§ WHAT NEEDS TO BE DONE: Take every line of the material below that includes the string "Work" and copy it out.

§ GIVEN INFORMATION:
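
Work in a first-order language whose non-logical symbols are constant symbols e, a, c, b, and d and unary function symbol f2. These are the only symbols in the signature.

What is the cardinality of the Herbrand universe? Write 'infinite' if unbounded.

The signature has at least one function symbol (f2, arity 1) and at least one constant (e).
Iterating f2 gives infinitely many distinct ground terms: e, f2(e), f2(f2(e)), ...
So the Herbrand universe is infinite.

infinite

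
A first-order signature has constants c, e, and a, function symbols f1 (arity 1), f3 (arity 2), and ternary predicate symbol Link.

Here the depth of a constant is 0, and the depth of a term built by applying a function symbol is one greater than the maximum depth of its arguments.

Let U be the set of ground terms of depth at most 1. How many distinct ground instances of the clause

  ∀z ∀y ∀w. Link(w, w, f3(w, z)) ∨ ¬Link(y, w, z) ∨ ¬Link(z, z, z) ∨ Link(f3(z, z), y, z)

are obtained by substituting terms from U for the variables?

3375

Ground terms of depth ≤ 1:
  If N_k denotes the number of depth-≤k ground terms, the 3 constants give N_0 = 3, and each function symbol of arity r contributes N_{k-1}^r new terms at level k: N_k = 3 + N_{k-1} + N_{k-1}^2.
  N_0 = 3
  N_1 = 3 + 3 + 3^2 = 15
So there are 15 ground terms available for substitution.
The clause has 3 distinct variables (z, y, w), each appearing in the body. In the free term algebra distinct substitutions yield syntactically distinct ground instances.
Number of ground instances = 15^3 = 3375.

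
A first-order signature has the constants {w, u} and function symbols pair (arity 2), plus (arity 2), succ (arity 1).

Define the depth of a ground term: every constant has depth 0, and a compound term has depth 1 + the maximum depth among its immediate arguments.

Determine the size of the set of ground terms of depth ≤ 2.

302

Count level by level. With function symbols pair/2, plus/2, succ/1, the terms of depth ≤ k are the 2 constants together with each function applied to depth-≤(k−1) tuples, so N_k = 2 + N_{k-1}^2 + N_{k-1}^2 + N_{k-1}.
N_0 = 2
N_1 = 2 + 2^2 + 2^2 + 2 = 12
N_2 = 2 + 12^2 + 12^2 + 12 = 302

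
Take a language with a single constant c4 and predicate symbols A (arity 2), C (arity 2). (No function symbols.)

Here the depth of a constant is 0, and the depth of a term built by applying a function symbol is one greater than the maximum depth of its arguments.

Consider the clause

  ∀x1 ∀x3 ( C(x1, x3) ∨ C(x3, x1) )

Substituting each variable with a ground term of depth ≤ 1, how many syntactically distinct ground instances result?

Ground terms of depth ≤ 1:
  With no function symbols every ground term is a constant, so there is exactly 1 ground term at every depth bound.
  N_0 = 1
  N_1 = 1
So there is exactly 1 ground term available for substitution.
Each of x1, x3 ranges independently over the available ground terms, and distinct assignments produce distinct instances.
Number of ground instances = 1^2 = 1.

1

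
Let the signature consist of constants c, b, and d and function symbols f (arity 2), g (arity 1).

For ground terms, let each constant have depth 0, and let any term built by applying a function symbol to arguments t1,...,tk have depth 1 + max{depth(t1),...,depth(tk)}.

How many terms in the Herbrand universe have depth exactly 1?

Count level by level. With function symbols f/2, g/1, the terms of depth ≤ k are the 3 constants together with each function applied to depth-≤(k−1) tuples, so N_k = 3 + N_{k-1}^2 + N_{k-1}.
N_0 = 3
N_1 = 3 + 3^2 + 3 = 15
Terms of depth exactly 1: N_1 − N_0 = 15 − 3 = 12.

12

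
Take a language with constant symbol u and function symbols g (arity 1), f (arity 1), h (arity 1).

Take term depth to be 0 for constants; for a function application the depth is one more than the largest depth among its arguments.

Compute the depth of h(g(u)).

depth(g(u)) = 1 + depth(u) = 1 + 0 = 1
depth(h(g(u))) = 1 + depth(g(u)) = 1 + 1 = 2

2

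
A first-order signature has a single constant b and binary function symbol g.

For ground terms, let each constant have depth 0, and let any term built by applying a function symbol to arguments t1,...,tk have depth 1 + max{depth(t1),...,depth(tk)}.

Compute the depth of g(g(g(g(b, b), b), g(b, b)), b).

depth(g(b, b)) = 1 + max(0, 0) = 1
depth(g(g(b, b), b)) = 1 + max(1, 0) = 2
depth(g(g(g(b, b), b), g(b, b))) = 1 + max(2, 1) = 3
depth(g(g(g(g(b, b), b), g(b, b)), b)) = 1 + max(3, 0) = 4

4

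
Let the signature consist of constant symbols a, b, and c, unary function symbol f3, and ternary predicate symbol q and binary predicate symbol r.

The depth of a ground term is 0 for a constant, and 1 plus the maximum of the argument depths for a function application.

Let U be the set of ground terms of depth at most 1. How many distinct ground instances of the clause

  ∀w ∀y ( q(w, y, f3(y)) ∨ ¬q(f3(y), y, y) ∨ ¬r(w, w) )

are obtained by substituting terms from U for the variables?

36

Ground terms of depth ≤ 1:
  Count level by level. With function symbols f3/1, the terms of depth ≤ k are the 3 constants together with each function applied to depth-≤(k−1) tuples, so N_k = 3 + N_{k-1}.
  N_0 = 3
  N_1 = 3 + 3 = 6
  Explicitly: a, b, c, f3(a), f3(b), f3(c).
So there are 6 ground terms available for substitution.
The clause has 2 distinct variables (w, y), each appearing in the body. In the free term algebra distinct substitutions yield syntactically distinct ground instances.
Number of ground instances = 6^2 = 36.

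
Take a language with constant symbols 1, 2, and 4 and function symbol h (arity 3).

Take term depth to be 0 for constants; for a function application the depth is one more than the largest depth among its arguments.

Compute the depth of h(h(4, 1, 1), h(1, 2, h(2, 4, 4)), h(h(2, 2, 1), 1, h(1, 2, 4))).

depth(h(4, 1, 1)) = 1 + max(0, 0, 0) = 1
depth(h(2, 4, 4)) = 1 + max(0, 0, 0) = 1
depth(h(1, 2, h(2, 4, 4))) = 1 + max(0, 0, 1) = 2
depth(h(2, 2, 1)) = 1 + max(0, 0, 0) = 1
depth(h(1, 2, 4)) = 1 + max(0, 0, 0) = 1
depth(h(h(2, 2, 1), 1, h(1, 2, 4))) = 1 + max(1, 0, 1) = 2
depth(h(h(4, 1, 1), h(1, 2, h(2, 4, 4)), h(h(2, 2, 1), 1, h(1, 2, 4)))) = 1 + max(1, 2, 2) = 3

3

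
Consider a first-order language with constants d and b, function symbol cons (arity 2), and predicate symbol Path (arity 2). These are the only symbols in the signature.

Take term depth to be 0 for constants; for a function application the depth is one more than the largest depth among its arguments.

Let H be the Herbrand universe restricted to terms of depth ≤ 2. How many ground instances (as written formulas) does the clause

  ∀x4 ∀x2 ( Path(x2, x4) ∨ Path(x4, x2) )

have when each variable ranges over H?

1444

Ground terms of depth ≤ 2:
  Let N_k count ground terms of depth at most k. Each non-constant term of depth ≤ k is some function symbol applied to depth-≤(k−1) arguments, giving N_k = 2 + N_{k-1}^2.
  N_0 = 2
  N_1 = 2 + 2^2 = 6
  N_2 = 2 + 6^2 = 38
So there are 38 ground terms available for substitution.
There are 2 variables to instantiate (x4, x2), each occurring in at least one literal, so different choices give different ground instances.
Number of ground instances = 38^2 = 1444.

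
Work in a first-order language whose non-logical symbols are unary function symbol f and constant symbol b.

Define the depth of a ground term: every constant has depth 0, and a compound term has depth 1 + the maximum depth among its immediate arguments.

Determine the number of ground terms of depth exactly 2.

1

Write N_k for the number of ground terms of depth ≤ k. A term of depth ≤ k is either a constant or a function symbol applied to arguments of depth ≤ k−1, so N_k = 1 + N_{k-1}.
N_0 = 1
N_1 = 1 + 1 = 2
N_2 = 1 + 2 = 3
Terms of depth exactly 2: N_2 − N_1 = 3 − 2 = 1.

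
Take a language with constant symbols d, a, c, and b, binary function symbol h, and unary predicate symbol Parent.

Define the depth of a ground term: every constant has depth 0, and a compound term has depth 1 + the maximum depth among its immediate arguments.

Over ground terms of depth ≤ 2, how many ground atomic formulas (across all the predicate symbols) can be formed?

404

First count ground terms of depth ≤ 2.
Write N_k for the number of ground terms of depth ≤ k. A term of depth ≤ k is either a constant or a function symbol applied to arguments of depth ≤ k−1, so N_k = 4 + N_{k-1}^2.
N_0 = 4
N_1 = 4 + 4^2 = 20
N_2 = 4 + 20^2 = 404
So |H| = 404.
For each predicate symbol, the number of ground atoms is |H| raised to its arity; summing:
  Parent: 404
Total ground atoms: 404.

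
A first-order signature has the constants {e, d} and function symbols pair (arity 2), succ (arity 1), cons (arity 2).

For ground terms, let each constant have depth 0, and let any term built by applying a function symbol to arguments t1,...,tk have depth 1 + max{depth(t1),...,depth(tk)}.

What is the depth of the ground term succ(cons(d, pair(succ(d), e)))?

depth(succ(d)) = 1 + depth(d) = 1 + 0 = 1
depth(pair(succ(d), e)) = 1 + max(1, 0) = 2
depth(cons(d, pair(succ(d), e))) = 1 + max(0, 2) = 3
depth(succ(cons(d, pair(succ(d), e)))) = 1 + depth(cons(d, pair(succ(d), e))) = 1 + 3 = 4

4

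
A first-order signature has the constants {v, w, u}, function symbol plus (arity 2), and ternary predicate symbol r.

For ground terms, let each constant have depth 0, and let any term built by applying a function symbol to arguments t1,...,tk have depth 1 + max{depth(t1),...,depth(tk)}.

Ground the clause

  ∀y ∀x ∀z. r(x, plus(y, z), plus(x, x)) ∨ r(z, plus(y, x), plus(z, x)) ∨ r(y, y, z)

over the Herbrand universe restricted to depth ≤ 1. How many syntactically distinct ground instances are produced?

1728

Ground terms of depth ≤ 1:
  Count level by level. With function symbols plus/2, the terms of depth ≤ k are the 3 constants together with each function applied to depth-≤(k−1) tuples, so N_k = 3 + N_{k-1}^2.
  N_0 = 3
  N_1 = 3 + 3^2 = 12
So there are 12 ground terms available for substitution.
The body mentions every one of the 3 quantified variables; since ground terms form a free algebra, no two substitutions collapse to the same formula.
Number of ground instances = 12^3 = 1728.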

§ COMPLETED TASK:
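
Work in a first-order language whose non-logical symbols are constant symbols e, a, c, b, and d and unary function symbol f2. These are the only symbols in the signature.
Work in a first-order language whose non-logical symbols are unary function symbol f and constant symbol b.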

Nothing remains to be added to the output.